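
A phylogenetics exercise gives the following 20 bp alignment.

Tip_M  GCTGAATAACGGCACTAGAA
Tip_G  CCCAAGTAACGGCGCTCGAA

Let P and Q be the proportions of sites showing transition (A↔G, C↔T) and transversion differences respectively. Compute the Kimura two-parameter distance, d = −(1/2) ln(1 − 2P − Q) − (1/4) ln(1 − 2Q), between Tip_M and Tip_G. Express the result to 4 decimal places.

0.4024

Mismatches occur at site 1 (G/C, transversion), site 3 (T/C, transition), site 4 (G/A, transition), site 6 (A/G, transition), site 14 (A/G, transition), site 17 (A/C, transversion).
Of the 6 differences, 4 transitions and 2 transversions over 20 sites: P = 4/20 = 0.200000, Q = 2/20 = 0.100000.
d = −0.5·ln(0.500000) − 0.25·ln(0.800000) = −0.5·(-0.693147) − 0.25·(-0.223144) = 0.4024.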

▬▬▬

▶ Task requirements
The listing above should be repeated in its entirety, unchanged.

▶ Exercise answer
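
A phylogenetics exercise gives the following 20 bp alignment.

Tip_M  GCTGAATAACGGCACTAGAA
Tip_G  CCCAAGTAACGGCGCTCGAA

Let P and Q be the proportions of sites showing transition (A↔G, C↔T) and transversion differences respectively. Compute the Kimura two-parameter distance, d = −(1/2) ln(1 − 2P − Q) − (1/4) ln(1 − 2Q), between Tip_M and Tip_G. Express the result to 4 decimal places.

0.4024

Mismatches occur at site 1 (G/C, transversion), site 3 (T/C, transition), site 4 (G/A, transition), site 6 (A/G, transition), site 14 (A/G, transition), site 17 (A/C, transversion).
Of the 6 differences, 4 transitions and 2 transversions over 20 sites: P = 4/20 = 0.200000, Q = 2/20 = 0.100000.
d = −0.5·ln(0.500000) − 0.25·ln(0.800000) = −0.5·(-0.693147) − 0.25·(-0.223144) = 0.4024.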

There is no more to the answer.